◆ WORK INSTRUCTIONS
Take the entries that follow and return exactly the lines from the one holding "Let Function('n')(N, C)" through the one holding "Answer: Rational(3247852, 7) ≈ 4.6398e+5", both included. Nothing else is needed.

◆ INFORMATION SUPPLIED
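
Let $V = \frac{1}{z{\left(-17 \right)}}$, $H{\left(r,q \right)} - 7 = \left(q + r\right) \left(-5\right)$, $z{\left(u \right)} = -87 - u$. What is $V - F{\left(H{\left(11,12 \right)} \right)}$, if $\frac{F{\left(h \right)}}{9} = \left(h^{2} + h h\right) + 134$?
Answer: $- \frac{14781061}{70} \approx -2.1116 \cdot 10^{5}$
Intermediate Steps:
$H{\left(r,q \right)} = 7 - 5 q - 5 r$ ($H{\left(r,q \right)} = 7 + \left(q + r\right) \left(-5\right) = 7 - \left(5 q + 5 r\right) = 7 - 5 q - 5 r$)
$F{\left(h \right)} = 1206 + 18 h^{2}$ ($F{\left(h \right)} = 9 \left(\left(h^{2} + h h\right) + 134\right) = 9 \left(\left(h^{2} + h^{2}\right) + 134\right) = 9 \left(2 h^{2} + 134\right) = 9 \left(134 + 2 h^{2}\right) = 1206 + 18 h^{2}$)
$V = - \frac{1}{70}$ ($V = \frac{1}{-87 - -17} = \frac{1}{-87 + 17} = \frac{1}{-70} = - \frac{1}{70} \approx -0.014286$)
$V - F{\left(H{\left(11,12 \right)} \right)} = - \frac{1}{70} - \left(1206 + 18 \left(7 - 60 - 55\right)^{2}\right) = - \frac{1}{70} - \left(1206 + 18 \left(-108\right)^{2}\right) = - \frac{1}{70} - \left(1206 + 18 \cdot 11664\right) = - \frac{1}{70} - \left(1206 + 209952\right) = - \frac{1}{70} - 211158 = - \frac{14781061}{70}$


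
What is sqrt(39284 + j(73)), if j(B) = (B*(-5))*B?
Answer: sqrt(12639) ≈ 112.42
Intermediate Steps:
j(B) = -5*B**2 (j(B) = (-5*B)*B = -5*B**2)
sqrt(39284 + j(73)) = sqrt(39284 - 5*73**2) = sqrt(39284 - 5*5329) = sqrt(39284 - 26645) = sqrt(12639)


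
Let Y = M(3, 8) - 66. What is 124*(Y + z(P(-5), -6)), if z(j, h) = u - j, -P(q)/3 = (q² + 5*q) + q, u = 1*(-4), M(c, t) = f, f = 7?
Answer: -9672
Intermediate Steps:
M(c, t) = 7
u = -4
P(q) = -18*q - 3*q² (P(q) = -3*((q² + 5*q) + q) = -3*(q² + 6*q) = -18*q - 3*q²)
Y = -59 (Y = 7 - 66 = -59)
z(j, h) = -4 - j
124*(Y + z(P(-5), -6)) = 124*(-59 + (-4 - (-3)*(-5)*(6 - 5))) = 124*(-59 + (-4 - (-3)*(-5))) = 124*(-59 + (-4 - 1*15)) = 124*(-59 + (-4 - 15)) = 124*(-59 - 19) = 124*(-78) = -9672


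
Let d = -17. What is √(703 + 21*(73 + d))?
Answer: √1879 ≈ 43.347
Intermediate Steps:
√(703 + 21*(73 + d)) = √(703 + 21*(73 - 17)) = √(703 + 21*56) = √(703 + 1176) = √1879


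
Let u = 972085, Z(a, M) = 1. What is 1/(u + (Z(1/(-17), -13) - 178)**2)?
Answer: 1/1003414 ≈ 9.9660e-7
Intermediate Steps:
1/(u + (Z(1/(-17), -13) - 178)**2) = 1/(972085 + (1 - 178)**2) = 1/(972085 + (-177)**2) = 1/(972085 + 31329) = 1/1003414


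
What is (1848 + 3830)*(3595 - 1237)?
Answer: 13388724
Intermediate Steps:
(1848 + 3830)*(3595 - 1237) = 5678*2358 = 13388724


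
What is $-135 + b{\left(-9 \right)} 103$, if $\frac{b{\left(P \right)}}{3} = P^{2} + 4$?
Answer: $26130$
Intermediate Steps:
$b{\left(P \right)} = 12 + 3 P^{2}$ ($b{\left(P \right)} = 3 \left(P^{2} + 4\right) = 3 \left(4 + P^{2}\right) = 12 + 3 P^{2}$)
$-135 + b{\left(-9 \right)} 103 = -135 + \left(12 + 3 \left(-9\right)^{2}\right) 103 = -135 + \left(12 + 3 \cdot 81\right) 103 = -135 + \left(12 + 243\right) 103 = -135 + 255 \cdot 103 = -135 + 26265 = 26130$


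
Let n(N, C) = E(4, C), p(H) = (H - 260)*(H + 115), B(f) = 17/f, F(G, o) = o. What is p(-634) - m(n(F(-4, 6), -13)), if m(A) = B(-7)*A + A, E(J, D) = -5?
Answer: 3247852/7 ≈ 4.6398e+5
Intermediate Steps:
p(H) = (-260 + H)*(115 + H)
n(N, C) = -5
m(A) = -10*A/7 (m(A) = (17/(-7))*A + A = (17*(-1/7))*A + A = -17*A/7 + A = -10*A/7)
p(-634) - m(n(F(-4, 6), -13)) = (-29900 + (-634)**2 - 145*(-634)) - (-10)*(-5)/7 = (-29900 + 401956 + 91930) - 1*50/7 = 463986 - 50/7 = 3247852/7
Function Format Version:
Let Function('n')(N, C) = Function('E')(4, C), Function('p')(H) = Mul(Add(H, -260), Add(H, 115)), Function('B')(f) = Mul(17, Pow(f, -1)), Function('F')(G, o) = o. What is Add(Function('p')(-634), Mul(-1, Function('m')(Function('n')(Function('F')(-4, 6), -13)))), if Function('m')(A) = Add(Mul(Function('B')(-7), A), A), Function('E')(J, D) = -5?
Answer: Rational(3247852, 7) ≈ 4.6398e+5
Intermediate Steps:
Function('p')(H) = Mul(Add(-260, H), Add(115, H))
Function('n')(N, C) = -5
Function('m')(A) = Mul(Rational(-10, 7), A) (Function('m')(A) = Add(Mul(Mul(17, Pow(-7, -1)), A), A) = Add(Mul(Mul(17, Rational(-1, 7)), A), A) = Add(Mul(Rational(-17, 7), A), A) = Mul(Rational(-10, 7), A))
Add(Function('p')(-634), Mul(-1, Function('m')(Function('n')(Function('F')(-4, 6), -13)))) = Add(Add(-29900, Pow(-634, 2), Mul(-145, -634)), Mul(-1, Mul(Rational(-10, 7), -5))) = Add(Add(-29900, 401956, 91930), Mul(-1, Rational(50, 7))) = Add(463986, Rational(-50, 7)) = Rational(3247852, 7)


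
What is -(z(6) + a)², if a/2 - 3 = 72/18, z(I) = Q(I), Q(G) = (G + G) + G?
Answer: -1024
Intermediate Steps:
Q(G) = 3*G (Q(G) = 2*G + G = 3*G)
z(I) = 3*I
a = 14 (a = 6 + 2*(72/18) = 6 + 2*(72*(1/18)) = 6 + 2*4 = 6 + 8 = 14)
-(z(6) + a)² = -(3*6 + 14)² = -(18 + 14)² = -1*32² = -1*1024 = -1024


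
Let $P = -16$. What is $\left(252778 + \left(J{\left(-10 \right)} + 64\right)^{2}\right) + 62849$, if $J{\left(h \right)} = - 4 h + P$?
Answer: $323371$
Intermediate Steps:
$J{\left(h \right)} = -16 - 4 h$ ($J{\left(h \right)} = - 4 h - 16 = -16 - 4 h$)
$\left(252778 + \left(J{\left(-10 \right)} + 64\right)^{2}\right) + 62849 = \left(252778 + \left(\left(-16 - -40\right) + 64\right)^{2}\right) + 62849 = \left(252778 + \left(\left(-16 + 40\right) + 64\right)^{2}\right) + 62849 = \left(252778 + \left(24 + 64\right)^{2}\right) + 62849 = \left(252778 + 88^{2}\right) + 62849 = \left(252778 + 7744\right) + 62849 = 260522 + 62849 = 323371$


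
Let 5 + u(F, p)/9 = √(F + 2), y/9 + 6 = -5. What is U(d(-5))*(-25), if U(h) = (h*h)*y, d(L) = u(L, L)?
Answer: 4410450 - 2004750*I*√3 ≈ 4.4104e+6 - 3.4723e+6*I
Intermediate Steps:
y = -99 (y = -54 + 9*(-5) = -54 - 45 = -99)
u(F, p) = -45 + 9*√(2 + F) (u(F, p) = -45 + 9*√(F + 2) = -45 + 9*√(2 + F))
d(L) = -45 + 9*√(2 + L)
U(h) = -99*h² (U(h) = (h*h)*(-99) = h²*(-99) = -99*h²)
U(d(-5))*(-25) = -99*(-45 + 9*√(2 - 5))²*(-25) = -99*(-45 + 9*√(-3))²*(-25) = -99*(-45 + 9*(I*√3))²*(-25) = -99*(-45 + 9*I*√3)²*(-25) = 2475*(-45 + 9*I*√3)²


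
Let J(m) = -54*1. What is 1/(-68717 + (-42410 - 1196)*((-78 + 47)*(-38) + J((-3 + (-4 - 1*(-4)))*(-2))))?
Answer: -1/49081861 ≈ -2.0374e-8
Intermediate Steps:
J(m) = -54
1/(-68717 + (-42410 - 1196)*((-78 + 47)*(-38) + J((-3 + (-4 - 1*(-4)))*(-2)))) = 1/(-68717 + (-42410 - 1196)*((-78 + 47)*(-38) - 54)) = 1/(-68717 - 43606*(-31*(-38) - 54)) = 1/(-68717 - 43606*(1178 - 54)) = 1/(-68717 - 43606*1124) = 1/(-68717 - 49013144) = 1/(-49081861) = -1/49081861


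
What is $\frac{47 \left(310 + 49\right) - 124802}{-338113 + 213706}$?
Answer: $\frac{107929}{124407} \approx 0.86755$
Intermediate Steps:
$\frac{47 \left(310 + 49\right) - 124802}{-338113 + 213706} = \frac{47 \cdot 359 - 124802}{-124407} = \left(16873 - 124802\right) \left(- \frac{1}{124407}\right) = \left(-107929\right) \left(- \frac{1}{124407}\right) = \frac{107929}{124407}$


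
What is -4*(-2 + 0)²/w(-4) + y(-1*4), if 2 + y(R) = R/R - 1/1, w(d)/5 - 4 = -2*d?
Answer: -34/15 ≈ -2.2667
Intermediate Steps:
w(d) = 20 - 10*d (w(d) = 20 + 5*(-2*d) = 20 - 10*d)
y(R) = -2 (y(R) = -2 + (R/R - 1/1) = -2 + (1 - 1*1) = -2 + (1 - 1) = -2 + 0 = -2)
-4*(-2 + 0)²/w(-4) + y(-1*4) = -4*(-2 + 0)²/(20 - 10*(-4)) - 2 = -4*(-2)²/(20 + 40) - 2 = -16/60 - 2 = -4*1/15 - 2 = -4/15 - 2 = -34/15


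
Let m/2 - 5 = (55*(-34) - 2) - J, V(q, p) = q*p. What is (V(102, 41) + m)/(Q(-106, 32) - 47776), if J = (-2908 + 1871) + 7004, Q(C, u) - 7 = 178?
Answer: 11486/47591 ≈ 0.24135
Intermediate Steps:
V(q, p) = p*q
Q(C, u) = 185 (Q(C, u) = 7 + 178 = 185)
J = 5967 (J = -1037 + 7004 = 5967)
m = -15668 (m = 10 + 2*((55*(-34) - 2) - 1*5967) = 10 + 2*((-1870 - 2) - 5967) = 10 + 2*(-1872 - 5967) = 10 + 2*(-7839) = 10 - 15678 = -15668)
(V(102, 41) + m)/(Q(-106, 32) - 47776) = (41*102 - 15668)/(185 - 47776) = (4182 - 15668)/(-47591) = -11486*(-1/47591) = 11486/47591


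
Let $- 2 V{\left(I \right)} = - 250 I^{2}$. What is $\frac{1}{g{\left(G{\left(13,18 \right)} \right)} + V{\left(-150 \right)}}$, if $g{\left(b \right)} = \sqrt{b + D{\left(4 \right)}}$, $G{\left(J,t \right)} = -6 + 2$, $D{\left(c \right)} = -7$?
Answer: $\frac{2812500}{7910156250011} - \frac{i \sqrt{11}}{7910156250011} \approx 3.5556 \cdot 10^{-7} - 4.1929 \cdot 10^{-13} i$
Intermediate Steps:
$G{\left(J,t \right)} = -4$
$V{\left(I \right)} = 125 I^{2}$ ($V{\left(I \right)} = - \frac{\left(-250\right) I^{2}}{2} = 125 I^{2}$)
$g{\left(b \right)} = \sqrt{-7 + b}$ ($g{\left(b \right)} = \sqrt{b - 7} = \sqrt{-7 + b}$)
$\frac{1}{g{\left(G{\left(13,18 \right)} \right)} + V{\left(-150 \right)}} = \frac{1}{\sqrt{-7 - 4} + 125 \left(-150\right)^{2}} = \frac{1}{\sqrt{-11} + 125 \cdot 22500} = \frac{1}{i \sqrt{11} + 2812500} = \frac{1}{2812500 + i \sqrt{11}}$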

◆ SOLUTION FOR THIS TASK
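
Let Function('n')(N, C) = Function('E')(4, C), Function('p')(H) = Mul(Add(H, -260), Add(H, 115)), Function('B')(f) = Mul(17, Pow(f, -1)), Function('F')(G, o) = o. What is Add(Function('p')(-634), Mul(-1, Function('m')(Function('n')(Function('F')(-4, 6), -13)))), if Function('m')(A) = Add(Mul(Function('B')(-7), A), A), Function('E')(J, D) = -5?
Answer: Rational(3247852, 7) ≈ 4.6398e+5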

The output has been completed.